What to produce: Could you repeat every record exactly as it appears?

Stored data:
+++++

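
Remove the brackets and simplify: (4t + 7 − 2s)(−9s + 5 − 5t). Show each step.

(4t + 7 − 2s)(−9s + 5 − 5t)
= −36st + 20t − 20t^2 − 63s + 35 − 35t + 18s^2 − 10s + 10st    [distributive law]
= −26st − 15t − 20t^2 − 73s + 35 + 18s^2    [combine like terms]

−26st − 15t − 20t^2 − 73s + 35 + 18s^2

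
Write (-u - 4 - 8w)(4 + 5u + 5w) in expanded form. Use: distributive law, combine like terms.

-24u - 5u^2 - 45uw - 16 - 52w - 40w^2

(-u - 4 - 8w)(4 + 5u + 5w)
= -4u - 5u^2 - 5uw - 16 - 20u - 20w - 32w - 40uw - 40w^2    [distributive law]
= -24u - 5u^2 - 45uw - 16 - 52w - 40w^2    [combine like terms]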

+++++

Solution for this problem:
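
Remove the brackets and simplify: (4t + 7 − 2s)(−9s + 5 − 5t). Show each step.

(4t + 7 − 2s)(−9s + 5 − 5t)
= −36st + 20t − 20t^2 − 63s + 35 − 35t + 18s^2 − 10s + 10st    [distributive law]
= −26st − 15t − 20t^2 − 73s + 35 + 18s^2    [combine like terms]

−26st − 15t − 20t^2 − 73s + 35 + 18s^2

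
Write (-u - 4 - 8w)(4 + 5u + 5w) in expanded form. Use: distributive law, combine like terms.

-24u - 5u^2 - 45uw - 16 - 52w - 40w^2

(-u - 4 - 8w)(4 + 5u + 5w)
= -4u - 5u^2 - 5uw - 16 - 20u - 20w - 32w - 40uw - 40w^2    [distributive law]
= -24u - 5u^2 - 45uw - 16 - 52w - 40w^2    [combine like terms]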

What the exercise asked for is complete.